Among these entries, how many lines have the string "below" in them? Only the number is needed.

INPUT MATERIAL:

____

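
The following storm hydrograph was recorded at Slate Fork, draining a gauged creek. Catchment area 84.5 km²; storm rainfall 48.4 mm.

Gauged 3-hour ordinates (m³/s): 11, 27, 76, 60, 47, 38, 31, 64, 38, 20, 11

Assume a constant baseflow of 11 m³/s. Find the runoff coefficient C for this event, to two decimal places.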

____

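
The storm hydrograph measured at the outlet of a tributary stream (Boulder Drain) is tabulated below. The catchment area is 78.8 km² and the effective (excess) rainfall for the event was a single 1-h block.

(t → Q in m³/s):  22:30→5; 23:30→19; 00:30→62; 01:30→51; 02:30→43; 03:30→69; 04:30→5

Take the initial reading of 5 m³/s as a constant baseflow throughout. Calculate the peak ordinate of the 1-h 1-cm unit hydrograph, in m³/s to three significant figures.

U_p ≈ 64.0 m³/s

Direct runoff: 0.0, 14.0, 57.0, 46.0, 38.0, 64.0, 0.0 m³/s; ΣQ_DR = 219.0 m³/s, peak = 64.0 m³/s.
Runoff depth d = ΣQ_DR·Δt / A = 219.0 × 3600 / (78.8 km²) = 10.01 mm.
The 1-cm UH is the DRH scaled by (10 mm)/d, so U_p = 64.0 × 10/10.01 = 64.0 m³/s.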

____

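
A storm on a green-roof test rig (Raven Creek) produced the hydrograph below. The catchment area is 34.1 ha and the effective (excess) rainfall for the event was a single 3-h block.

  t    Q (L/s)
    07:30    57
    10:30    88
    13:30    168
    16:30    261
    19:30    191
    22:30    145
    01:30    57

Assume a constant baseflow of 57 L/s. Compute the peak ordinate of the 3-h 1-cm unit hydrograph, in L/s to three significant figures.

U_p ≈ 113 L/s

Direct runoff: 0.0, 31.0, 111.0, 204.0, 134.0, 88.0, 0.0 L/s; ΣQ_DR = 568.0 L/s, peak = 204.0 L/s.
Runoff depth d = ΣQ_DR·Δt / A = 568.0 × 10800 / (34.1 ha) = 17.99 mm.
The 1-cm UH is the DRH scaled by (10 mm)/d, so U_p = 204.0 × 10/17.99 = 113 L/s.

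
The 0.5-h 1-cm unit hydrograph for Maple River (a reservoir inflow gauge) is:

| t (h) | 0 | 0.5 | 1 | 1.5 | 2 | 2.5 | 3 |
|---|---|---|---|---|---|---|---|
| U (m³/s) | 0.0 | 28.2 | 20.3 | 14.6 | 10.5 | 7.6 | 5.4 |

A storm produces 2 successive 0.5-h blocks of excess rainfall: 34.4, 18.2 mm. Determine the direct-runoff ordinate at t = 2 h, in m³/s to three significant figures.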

____

RESULT OF THIS TASK:
2